Wherever "define" appears in the records below, copy the line that holds it.
####################
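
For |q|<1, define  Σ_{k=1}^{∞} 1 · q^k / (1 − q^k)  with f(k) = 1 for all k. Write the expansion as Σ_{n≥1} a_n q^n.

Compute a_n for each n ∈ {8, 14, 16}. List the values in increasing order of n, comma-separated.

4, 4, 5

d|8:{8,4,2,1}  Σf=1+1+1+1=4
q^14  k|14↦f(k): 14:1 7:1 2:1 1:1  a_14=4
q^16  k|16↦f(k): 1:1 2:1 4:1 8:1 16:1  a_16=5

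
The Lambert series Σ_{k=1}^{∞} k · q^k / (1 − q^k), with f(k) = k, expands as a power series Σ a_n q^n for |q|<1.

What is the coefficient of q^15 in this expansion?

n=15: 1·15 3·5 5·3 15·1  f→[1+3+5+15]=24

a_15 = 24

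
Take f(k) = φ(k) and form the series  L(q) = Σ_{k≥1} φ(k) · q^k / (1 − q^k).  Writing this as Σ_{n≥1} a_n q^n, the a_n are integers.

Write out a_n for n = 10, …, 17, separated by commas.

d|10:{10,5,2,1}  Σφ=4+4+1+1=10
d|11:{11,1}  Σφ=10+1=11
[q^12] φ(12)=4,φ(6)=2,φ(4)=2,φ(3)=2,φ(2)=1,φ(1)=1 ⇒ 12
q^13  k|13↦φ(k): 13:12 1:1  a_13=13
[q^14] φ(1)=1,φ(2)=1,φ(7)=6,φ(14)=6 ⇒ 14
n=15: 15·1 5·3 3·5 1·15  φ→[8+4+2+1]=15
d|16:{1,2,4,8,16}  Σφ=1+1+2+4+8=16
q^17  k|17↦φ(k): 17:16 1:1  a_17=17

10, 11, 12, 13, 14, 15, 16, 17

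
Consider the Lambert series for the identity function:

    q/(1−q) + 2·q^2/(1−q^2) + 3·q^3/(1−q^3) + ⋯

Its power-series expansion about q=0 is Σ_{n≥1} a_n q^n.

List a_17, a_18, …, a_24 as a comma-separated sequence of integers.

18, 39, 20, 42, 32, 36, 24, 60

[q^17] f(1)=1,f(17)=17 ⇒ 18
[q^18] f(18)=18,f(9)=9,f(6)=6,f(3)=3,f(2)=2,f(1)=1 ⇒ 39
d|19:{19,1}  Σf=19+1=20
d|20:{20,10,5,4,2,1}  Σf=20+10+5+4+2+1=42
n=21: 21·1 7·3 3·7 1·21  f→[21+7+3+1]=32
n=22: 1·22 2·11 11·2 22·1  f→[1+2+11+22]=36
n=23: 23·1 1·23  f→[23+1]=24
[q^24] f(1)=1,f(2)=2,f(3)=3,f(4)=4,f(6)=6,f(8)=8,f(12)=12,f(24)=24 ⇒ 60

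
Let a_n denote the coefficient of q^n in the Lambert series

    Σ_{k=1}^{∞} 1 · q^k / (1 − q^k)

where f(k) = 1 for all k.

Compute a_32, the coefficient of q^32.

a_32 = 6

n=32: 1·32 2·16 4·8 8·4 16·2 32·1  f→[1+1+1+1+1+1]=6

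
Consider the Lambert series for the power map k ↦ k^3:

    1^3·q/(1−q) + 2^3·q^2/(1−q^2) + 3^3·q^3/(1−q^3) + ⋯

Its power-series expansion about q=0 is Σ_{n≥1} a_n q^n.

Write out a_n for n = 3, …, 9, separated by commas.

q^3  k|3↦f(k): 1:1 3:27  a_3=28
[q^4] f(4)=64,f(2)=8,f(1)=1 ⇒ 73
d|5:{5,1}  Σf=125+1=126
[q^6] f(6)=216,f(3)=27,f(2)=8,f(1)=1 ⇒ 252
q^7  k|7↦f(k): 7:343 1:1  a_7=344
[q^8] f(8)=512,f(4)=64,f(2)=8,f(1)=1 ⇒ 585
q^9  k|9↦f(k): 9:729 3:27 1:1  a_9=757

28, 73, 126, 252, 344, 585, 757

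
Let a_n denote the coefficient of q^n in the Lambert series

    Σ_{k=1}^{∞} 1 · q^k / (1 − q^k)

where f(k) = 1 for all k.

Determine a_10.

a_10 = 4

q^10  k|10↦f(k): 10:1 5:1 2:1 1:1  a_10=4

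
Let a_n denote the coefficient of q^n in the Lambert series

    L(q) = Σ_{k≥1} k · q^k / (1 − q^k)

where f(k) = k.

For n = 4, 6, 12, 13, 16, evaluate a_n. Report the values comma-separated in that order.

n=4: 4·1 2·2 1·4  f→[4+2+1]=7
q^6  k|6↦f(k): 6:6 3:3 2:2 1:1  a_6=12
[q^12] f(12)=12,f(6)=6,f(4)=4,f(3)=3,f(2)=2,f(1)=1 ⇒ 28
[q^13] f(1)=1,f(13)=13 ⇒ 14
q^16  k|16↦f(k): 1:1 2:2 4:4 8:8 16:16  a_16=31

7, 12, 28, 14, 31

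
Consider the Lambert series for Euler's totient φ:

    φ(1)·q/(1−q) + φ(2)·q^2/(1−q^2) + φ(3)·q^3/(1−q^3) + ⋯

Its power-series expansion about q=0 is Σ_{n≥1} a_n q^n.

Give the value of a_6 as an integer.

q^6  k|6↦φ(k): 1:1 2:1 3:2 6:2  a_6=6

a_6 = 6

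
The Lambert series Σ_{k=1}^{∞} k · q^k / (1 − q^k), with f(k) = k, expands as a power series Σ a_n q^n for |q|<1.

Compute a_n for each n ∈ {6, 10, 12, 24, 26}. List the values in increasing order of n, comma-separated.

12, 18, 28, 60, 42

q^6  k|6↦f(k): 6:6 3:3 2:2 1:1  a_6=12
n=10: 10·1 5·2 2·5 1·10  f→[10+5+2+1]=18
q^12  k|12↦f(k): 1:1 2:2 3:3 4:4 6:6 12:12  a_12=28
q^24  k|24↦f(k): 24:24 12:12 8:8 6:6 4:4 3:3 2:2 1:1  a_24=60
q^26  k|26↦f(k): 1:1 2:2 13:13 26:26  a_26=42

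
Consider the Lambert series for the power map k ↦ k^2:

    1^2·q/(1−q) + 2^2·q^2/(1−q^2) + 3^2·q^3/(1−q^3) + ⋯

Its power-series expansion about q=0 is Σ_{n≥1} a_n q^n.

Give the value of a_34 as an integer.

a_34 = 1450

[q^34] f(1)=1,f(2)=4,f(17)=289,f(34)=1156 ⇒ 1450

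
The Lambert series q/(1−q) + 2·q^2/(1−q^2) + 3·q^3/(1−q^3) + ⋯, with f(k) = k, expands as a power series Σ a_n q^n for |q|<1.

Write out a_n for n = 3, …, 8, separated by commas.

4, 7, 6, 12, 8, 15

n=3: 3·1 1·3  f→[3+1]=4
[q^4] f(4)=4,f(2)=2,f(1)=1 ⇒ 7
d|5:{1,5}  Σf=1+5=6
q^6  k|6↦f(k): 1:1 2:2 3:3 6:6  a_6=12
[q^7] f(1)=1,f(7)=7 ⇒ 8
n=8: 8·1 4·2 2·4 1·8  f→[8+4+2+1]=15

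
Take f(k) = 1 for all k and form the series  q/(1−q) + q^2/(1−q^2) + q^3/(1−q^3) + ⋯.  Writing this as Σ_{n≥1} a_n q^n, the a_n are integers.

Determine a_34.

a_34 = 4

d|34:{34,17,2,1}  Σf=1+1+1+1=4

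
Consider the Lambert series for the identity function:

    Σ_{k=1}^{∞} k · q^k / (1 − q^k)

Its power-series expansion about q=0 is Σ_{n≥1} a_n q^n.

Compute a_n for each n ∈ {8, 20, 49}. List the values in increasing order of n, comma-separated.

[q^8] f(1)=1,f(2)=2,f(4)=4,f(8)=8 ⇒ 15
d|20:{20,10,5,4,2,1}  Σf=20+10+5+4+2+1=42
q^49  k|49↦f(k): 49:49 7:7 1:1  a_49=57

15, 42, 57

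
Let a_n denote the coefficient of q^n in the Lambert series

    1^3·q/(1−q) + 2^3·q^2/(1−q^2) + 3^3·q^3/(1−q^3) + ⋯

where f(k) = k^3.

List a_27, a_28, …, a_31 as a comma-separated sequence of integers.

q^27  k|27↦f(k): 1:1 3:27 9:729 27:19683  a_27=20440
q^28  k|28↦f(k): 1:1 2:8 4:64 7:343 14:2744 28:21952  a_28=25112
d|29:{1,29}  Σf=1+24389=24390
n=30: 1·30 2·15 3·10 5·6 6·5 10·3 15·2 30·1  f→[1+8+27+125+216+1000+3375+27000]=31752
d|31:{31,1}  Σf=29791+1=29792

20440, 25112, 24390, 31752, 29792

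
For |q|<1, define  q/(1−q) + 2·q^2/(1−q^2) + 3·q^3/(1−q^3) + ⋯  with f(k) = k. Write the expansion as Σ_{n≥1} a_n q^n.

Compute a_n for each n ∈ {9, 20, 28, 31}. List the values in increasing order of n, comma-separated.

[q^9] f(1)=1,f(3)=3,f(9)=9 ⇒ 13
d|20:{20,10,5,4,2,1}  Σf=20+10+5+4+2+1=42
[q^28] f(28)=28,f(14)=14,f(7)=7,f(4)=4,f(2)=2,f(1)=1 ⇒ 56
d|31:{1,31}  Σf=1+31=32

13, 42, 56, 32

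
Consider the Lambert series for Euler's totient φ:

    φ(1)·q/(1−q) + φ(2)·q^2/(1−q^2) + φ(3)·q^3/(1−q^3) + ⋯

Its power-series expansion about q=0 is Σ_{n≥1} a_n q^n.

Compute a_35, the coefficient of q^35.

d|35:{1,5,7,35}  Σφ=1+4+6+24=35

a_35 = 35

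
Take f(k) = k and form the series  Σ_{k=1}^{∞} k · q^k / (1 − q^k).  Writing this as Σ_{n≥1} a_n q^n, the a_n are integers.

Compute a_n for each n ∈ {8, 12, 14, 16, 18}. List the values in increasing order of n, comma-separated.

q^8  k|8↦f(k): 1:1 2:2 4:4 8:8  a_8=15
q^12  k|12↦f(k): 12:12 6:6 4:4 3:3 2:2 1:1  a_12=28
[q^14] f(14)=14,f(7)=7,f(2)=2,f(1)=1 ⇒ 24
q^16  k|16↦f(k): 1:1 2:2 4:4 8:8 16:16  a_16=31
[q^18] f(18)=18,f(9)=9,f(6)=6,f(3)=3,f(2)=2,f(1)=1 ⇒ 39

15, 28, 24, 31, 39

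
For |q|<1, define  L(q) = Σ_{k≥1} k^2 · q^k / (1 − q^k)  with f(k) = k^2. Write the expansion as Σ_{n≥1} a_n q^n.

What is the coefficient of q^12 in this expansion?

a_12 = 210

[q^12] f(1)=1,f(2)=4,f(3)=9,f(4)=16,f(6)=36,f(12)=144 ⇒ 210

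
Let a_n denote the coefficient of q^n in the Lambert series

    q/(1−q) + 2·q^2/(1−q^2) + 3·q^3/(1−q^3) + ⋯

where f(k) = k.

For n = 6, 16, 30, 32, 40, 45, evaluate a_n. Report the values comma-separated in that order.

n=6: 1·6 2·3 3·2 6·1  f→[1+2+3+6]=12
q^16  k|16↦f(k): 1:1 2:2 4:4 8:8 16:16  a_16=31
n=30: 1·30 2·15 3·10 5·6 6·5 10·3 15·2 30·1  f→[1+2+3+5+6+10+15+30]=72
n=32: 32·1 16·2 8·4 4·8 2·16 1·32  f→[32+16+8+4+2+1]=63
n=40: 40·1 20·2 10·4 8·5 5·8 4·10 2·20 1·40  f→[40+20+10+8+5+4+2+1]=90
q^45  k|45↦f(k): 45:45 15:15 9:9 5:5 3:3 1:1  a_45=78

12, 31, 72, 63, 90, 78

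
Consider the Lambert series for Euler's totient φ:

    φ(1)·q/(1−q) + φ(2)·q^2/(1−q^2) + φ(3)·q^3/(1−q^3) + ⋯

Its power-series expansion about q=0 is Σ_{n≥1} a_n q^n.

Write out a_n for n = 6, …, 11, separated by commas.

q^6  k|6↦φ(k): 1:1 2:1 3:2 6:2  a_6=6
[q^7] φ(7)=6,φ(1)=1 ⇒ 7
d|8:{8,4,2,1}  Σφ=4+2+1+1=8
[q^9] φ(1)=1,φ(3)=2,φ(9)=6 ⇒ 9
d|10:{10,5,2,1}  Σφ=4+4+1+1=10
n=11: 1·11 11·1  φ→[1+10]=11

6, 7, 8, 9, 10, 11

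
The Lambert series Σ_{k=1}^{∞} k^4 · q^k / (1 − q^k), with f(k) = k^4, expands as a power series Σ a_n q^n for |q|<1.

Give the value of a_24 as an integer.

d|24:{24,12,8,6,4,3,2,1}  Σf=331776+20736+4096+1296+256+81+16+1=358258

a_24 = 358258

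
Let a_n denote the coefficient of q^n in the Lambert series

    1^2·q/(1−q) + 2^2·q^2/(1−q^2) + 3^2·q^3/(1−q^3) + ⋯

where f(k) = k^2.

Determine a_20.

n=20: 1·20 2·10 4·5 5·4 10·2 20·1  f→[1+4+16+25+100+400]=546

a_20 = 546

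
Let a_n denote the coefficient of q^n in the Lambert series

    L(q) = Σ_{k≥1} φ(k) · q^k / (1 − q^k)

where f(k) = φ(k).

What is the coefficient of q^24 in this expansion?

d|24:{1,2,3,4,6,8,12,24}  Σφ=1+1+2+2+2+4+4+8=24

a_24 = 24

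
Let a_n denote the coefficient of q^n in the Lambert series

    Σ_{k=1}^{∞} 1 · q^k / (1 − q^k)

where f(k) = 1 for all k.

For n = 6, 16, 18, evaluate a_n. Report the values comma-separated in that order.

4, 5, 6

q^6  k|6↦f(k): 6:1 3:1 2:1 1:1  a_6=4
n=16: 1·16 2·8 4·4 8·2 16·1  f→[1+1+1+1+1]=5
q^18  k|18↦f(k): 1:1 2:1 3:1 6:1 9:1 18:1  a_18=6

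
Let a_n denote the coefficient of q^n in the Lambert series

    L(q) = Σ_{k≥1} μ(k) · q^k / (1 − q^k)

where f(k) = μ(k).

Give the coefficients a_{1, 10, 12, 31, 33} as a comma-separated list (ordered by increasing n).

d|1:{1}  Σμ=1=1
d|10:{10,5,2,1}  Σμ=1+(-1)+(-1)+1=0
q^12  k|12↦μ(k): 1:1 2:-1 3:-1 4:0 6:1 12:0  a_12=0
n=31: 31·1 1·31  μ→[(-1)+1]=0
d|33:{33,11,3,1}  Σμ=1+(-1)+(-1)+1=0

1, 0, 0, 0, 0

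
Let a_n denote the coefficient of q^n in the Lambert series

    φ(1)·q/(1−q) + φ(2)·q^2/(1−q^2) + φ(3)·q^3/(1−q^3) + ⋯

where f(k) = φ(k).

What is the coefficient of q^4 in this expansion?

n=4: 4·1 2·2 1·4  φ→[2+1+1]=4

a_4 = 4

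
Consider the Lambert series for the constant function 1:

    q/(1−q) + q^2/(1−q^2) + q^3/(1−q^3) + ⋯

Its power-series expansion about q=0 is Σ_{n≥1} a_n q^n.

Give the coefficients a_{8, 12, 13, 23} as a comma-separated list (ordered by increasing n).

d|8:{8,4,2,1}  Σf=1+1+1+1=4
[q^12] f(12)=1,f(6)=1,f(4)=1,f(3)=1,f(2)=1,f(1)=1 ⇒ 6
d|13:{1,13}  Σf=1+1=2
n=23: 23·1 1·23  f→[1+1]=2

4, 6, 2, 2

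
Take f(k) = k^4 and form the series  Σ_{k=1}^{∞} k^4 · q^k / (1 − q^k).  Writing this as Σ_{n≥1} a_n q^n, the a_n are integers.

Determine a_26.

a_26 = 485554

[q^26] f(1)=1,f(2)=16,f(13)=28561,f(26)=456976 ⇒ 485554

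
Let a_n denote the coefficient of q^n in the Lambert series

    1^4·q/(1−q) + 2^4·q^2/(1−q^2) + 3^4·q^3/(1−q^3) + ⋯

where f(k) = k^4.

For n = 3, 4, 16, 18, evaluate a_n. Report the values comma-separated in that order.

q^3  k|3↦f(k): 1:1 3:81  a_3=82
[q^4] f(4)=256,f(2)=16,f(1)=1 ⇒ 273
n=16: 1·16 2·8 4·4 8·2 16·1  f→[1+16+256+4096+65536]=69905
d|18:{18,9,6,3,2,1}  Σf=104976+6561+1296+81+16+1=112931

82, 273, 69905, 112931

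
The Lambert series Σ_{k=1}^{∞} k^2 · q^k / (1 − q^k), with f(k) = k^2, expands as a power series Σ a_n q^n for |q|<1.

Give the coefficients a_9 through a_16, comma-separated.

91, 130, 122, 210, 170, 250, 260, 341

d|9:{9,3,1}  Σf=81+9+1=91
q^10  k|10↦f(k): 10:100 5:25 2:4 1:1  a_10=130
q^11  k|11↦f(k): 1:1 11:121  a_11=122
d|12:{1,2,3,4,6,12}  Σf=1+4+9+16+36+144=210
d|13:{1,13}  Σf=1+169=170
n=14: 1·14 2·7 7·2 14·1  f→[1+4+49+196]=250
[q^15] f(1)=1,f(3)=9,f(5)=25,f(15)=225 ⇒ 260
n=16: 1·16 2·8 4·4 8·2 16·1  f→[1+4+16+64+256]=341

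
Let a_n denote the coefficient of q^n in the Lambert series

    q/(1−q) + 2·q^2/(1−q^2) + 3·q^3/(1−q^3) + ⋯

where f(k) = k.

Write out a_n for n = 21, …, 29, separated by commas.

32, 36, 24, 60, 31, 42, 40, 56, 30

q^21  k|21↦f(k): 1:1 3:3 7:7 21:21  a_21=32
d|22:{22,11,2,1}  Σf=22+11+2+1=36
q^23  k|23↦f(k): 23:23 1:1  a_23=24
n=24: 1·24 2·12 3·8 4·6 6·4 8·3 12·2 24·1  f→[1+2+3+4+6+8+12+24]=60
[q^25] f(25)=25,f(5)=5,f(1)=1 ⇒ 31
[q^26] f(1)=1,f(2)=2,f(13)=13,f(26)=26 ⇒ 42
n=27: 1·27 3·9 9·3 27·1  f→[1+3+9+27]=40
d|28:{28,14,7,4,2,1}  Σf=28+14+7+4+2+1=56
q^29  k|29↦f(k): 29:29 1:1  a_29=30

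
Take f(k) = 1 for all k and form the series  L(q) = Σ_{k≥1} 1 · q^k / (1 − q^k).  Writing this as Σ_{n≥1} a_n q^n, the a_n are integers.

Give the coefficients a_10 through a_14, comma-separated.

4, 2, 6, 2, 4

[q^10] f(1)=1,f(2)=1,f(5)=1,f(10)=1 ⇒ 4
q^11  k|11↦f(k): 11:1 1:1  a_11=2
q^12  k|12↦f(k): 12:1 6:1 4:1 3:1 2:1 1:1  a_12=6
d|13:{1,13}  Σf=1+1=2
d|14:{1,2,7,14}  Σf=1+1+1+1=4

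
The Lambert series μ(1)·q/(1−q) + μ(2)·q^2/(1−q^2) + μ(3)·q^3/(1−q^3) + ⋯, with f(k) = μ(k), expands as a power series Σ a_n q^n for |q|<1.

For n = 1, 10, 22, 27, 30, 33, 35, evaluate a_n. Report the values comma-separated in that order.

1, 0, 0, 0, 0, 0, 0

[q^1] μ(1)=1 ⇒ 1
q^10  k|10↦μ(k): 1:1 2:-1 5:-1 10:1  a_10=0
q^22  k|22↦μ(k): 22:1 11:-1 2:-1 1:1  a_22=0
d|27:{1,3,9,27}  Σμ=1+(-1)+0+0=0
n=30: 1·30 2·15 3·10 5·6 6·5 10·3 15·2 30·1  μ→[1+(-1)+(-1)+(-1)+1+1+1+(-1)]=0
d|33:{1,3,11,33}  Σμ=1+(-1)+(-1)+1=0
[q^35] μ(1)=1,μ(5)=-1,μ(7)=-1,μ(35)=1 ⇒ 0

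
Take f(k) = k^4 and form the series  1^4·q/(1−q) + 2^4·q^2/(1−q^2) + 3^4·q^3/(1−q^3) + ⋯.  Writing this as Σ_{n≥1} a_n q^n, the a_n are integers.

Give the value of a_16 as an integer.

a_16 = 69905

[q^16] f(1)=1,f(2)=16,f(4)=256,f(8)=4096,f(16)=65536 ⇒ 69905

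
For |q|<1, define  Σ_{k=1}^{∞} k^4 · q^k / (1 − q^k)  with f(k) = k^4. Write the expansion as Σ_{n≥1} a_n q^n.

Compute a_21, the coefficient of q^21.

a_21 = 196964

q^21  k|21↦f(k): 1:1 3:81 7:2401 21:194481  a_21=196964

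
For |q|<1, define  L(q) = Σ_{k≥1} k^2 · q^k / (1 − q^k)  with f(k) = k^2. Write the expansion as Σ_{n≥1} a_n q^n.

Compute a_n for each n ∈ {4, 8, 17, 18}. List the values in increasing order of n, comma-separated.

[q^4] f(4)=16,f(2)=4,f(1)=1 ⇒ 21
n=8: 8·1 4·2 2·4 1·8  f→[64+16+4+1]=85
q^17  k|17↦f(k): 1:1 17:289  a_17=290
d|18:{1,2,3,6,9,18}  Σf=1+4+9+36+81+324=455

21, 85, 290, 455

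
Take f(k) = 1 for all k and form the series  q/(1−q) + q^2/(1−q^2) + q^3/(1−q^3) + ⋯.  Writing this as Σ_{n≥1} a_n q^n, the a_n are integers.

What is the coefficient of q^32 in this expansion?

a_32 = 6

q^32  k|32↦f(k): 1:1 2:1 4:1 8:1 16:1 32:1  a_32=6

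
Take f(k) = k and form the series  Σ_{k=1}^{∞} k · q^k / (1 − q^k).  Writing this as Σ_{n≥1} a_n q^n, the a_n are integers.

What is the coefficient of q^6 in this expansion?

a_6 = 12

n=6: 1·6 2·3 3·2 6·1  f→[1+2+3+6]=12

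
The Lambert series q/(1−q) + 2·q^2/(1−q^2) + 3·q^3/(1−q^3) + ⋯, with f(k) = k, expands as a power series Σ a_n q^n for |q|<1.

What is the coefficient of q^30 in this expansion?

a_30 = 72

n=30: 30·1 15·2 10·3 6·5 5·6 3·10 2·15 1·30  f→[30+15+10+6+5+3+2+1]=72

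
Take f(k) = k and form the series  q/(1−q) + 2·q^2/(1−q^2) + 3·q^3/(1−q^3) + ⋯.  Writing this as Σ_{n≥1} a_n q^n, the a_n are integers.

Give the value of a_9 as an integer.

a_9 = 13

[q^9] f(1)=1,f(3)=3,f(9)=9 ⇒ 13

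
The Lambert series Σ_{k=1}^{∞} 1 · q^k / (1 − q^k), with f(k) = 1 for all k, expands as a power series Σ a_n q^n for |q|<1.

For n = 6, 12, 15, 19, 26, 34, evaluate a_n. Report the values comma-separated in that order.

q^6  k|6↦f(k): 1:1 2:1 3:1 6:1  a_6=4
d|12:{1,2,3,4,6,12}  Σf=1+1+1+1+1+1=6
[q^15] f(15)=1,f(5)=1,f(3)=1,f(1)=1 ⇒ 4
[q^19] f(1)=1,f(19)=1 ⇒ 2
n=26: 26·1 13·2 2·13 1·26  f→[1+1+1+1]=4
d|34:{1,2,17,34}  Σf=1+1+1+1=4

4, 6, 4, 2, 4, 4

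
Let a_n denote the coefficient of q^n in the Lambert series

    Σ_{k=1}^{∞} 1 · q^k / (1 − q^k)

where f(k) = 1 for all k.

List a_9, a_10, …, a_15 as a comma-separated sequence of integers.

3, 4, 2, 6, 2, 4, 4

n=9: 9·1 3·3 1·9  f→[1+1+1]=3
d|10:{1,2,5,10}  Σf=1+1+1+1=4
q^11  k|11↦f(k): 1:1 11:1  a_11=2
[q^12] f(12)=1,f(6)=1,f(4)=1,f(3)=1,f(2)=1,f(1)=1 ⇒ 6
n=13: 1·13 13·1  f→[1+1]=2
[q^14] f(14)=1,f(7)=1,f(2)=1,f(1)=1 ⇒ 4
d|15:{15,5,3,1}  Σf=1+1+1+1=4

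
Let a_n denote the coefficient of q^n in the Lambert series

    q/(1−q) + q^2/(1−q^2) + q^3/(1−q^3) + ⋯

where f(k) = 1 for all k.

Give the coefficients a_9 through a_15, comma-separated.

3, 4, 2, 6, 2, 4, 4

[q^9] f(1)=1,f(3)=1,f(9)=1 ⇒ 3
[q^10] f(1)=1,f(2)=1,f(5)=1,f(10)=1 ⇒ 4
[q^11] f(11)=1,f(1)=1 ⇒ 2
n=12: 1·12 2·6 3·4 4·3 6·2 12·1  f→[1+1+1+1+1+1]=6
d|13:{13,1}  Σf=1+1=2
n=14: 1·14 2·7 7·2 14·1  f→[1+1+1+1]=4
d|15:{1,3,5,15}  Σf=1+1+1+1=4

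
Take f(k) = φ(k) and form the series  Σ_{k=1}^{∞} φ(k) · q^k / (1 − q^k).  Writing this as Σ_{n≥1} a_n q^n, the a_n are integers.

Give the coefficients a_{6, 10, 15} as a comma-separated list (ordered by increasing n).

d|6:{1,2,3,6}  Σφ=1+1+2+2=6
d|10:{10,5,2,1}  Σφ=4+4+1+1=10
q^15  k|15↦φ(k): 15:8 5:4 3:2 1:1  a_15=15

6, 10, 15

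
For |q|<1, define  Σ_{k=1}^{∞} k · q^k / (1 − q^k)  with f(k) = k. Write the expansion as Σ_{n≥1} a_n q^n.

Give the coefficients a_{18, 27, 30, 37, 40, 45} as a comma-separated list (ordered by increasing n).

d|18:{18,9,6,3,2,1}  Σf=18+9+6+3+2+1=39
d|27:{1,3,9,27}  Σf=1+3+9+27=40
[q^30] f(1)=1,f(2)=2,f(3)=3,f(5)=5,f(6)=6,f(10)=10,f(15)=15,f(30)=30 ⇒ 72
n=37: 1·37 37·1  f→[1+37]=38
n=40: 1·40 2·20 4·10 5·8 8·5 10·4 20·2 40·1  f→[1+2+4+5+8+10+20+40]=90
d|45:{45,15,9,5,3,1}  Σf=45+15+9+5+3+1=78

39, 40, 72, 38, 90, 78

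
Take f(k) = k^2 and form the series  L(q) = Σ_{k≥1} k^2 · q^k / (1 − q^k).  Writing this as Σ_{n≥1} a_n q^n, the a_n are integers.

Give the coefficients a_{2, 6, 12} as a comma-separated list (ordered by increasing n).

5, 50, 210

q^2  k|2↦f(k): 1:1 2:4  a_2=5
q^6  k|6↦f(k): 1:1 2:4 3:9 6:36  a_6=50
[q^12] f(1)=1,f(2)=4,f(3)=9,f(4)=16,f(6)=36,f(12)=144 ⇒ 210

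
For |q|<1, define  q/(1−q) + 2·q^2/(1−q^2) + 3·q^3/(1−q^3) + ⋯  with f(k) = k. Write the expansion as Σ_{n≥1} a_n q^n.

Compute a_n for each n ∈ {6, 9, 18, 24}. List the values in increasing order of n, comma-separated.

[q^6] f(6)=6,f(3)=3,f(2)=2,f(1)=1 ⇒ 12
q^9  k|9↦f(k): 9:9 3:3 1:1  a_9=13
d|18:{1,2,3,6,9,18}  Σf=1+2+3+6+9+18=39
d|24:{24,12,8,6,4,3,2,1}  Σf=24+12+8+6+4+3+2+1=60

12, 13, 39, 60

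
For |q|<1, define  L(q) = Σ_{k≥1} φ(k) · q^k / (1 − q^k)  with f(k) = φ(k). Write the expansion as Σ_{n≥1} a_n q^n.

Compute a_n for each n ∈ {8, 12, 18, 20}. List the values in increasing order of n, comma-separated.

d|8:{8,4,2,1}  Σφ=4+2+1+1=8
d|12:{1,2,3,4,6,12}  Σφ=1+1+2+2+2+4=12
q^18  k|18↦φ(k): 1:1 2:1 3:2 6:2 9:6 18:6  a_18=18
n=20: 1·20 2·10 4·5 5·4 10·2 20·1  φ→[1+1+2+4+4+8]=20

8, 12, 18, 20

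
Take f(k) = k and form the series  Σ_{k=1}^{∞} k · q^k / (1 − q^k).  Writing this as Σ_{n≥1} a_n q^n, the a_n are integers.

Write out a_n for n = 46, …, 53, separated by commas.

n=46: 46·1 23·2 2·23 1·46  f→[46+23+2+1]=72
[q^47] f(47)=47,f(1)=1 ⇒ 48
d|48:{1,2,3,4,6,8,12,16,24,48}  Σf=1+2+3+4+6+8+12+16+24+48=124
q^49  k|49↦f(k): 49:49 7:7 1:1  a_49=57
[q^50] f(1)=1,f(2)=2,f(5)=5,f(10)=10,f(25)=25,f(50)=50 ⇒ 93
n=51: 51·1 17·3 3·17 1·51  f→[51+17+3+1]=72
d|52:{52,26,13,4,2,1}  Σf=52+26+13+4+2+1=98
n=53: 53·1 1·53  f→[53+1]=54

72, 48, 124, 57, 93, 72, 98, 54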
####################
Problem solution:
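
For |q|<1, define  Σ_{k=1}^{∞} 1 · q^k / (1 − q^k)  with f(k) = 1 for all k. Write the expansion as Σ_{n≥1} a_n q^n.
For |q|<1, define  q/(1−q) + 2·q^2/(1−q^2) + 3·q^3/(1−q^3) + ⋯  with f(k) = k. Write the expansion as Σ_{n≥1} a_n q^n.
For |q|<1, define  L(q) = Σ_{k≥1} k^2 · q^k / (1 − q^k)  with f(k) = k^2. Write the expansion as Σ_{n≥1} a_n q^n.
For |q|<1, define  Σ_{k=1}^{∞} k^4 · q^k / (1 − q^k)  with f(k) = k^4. Write the expansion as Σ_{n≥1} a_n q^n.
For |q|<1, define  L(q) = Σ_{k≥1} k^2 · q^k / (1 − q^k)  with f(k) = k^2. Write the expansion as Σ_{n≥1} a_n q^n.
For |q|<1, define  Σ_{k=1}^{∞} k · q^k / (1 − q^k)  with f(k) = k. Write the expansion as Σ_{n≥1} a_n q^n.
For |q|<1, define  q/(1−q) + 2·q^2/(1−q^2) + 3·q^3/(1−q^3) + ⋯  with f(k) = k. Write the expansion as Σ_{n≥1} a_n q^n.
For |q|<1, define  L(q) = Σ_{k≥1} φ(k) · q^k / (1 − q^k)  with f(k) = φ(k). Write the expansion as Σ_{n≥1} a_n q^n.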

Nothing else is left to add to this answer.